### EXERCISE INSTRUCTIONS
From the records that follow, give the number of lines that include the word "tableau", with no further words.

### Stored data
*** Block opens ***
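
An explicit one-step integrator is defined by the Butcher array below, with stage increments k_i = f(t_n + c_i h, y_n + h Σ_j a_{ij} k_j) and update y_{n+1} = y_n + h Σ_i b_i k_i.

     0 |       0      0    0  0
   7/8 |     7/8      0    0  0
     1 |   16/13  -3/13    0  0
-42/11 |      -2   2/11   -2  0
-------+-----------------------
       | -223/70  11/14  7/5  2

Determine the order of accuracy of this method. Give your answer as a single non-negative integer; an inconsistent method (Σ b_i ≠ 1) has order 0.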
*** Block closes ***
*** Block opens ***
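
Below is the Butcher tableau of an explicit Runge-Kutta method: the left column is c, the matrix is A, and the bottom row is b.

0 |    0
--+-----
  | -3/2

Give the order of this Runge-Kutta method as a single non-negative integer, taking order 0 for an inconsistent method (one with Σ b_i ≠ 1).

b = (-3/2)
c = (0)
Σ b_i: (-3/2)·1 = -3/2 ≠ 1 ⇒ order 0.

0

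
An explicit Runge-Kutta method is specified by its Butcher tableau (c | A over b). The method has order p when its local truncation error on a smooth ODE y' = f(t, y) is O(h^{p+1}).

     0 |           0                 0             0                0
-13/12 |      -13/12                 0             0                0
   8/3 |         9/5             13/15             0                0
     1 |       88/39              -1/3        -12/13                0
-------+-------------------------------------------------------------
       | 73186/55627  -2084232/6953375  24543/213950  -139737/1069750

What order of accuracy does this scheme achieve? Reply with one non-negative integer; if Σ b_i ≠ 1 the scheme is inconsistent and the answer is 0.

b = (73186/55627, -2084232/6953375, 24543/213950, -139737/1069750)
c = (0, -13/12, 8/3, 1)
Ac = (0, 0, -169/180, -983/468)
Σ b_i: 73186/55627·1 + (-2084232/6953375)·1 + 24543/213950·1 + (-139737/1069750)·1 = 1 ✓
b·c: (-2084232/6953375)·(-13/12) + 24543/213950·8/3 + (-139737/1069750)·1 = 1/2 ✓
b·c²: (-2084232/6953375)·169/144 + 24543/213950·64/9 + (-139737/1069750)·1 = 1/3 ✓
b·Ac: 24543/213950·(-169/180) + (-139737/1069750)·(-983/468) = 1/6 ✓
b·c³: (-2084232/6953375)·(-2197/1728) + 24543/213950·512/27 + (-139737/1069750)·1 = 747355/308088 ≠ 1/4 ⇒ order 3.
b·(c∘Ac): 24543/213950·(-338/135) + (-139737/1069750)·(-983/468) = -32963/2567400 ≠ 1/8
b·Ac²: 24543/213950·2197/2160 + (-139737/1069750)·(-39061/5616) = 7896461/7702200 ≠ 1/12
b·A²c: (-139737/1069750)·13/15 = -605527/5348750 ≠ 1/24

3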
*** Block closes ***
### EXERCISE ANSWER
2